Stored data entries
=== Section Start ===

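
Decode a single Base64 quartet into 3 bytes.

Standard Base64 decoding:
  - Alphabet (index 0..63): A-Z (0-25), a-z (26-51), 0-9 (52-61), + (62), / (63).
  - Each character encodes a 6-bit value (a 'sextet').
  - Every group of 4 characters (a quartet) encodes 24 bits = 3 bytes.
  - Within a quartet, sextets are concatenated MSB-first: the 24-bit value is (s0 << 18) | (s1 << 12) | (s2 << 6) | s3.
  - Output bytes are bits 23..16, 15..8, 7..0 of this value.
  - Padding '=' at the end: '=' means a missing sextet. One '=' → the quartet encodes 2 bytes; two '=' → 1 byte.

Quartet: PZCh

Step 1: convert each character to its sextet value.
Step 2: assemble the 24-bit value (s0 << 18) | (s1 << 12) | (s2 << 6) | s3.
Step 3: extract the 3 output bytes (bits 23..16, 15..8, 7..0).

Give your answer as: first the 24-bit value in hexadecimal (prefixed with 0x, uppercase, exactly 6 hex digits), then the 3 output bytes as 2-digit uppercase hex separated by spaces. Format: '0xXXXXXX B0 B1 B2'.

Sextets: P=15, Z=25, C=2, h=33
24-bit: (15<<18) | (25<<12) | (2<<6) | 33
      = 0x3C0000 | 0x019000 | 0x000080 | 0x000021
      = 0x3D90A1
Bytes: (v>>16)&0xFF=3D, (v>>8)&0xFF=90, v&0xFF=A1

Answer: 0x3D90A1 3D 90 A1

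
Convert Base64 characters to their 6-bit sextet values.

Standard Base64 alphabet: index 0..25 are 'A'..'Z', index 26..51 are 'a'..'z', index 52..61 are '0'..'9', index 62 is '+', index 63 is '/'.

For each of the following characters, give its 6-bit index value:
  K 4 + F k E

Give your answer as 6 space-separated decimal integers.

Answer: 10 56 62 5 36 4

Derivation:
'K': A..Z range, ord('K') − ord('A') = 10
'4': 0..9 range, 52 + ord('4') − ord('0') = 56
'+': index 62
'F': A..Z range, ord('F') − ord('A') = 5
'k': a..z range, 26 + ord('k') − ord('a') = 36
'E': A..Z range, ord('E') − ord('A') = 4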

=== Section End ===

* _Task_
From the records above, show each line that contains the word "encodes".

* _Exercise answer_
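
  - Each character encodes a 6-bit value (a 'sextet').
  - Every group of 4 characters (a quartet) encodes 24 bits = 3 bytes.
  - Padding '=' at the end: '=' means a missing sextet. One '=' → the quartet encodes 2 bytes; two '=' → 1 byte.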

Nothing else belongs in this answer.